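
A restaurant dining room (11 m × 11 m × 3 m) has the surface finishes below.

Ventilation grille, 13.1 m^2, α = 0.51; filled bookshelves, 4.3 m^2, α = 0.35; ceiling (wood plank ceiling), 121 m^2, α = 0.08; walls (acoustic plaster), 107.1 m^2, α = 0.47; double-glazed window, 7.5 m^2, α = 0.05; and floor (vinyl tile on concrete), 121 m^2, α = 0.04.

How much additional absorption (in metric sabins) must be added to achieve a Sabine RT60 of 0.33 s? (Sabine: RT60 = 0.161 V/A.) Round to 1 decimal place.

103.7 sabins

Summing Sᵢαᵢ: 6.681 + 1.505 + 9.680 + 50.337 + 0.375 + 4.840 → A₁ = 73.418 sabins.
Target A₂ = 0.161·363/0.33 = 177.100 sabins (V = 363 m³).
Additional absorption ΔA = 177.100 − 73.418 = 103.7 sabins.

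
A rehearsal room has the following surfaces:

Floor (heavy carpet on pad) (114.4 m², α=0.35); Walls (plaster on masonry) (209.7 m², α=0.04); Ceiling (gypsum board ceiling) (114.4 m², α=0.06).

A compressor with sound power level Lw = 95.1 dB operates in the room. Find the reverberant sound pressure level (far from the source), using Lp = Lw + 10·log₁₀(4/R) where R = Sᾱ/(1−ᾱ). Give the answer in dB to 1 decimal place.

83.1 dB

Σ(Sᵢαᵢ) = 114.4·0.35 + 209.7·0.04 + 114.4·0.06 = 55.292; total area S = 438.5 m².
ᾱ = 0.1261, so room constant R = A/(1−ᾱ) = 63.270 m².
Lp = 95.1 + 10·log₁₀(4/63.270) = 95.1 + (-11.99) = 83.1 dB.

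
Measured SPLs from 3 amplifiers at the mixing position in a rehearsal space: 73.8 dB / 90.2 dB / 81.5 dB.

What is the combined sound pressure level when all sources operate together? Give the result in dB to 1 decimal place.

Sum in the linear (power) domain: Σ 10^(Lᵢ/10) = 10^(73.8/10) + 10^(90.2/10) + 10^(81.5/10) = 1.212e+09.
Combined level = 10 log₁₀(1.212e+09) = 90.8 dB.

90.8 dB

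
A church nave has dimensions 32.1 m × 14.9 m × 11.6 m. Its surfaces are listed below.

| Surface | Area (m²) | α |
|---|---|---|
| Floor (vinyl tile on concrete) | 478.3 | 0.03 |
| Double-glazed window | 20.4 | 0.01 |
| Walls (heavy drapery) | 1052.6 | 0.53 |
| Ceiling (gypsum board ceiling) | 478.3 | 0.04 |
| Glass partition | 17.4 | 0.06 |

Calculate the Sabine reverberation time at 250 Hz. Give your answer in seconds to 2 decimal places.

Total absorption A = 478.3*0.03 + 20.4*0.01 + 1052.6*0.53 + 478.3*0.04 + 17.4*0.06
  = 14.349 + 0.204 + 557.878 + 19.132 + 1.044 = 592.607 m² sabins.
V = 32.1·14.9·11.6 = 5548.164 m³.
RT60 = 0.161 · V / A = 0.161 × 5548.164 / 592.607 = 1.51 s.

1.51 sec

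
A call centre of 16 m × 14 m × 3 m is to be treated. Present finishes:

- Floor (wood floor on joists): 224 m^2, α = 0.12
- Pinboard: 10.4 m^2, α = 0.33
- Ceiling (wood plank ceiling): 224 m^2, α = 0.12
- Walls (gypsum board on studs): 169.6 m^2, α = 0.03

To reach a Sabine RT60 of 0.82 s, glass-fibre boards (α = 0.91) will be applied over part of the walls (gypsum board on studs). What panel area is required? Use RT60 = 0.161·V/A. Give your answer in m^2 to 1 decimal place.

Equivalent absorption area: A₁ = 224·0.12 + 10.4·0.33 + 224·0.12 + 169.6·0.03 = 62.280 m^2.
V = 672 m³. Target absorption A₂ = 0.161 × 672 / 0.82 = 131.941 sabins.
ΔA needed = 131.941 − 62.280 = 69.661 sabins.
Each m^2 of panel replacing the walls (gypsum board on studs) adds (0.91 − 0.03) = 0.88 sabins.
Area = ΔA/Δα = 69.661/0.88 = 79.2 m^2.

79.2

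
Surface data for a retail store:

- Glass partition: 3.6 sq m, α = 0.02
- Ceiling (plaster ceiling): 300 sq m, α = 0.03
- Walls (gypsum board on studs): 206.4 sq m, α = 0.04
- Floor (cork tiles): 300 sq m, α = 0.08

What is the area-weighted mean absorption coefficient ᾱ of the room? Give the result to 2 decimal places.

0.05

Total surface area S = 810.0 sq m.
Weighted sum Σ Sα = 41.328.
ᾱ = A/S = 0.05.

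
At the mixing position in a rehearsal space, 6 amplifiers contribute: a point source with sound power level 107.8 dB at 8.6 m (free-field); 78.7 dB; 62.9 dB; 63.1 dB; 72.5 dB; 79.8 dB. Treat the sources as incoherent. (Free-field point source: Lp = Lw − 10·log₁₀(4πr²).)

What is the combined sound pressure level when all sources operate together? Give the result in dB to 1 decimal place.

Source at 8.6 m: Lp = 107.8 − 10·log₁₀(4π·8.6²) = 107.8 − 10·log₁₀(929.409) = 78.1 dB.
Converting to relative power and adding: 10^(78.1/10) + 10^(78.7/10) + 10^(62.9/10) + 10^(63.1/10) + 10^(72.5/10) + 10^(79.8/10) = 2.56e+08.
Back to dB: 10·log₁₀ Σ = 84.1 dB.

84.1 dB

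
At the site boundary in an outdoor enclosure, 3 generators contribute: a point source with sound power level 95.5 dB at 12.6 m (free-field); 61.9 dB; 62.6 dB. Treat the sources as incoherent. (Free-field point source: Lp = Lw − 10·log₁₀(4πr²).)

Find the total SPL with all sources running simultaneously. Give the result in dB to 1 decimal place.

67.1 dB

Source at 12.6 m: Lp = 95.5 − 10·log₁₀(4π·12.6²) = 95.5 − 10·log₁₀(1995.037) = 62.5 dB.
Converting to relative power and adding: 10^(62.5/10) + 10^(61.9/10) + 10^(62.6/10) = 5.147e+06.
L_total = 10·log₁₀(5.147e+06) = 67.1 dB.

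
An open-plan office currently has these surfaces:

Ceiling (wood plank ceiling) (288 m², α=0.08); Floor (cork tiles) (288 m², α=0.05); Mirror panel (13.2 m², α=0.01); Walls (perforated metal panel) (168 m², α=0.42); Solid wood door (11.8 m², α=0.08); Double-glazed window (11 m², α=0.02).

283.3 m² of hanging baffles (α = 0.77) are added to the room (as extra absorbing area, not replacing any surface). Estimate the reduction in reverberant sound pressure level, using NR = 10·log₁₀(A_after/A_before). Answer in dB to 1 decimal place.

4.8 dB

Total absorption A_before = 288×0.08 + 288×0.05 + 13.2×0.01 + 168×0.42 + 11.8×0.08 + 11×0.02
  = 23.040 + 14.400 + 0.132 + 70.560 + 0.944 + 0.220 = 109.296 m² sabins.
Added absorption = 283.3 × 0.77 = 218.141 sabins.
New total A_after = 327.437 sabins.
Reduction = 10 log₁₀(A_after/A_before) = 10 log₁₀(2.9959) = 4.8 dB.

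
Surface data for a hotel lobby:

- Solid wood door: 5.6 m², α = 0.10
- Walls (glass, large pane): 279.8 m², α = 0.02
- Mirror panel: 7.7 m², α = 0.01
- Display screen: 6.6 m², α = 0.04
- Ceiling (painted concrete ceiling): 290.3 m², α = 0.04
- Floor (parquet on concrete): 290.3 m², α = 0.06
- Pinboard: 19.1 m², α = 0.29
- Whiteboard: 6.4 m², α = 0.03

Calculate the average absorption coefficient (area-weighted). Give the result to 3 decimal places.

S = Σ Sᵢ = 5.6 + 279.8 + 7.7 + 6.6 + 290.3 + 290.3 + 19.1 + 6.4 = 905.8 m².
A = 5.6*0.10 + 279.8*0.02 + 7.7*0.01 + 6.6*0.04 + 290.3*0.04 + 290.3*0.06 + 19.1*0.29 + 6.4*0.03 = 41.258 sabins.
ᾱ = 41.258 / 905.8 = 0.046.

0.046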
■ ■ ■ ■ ■ ■ ■
**How to complete this task:** How many lines in the entries contain the string "heavy"? Give the number only.

**Response to this exercise:** 2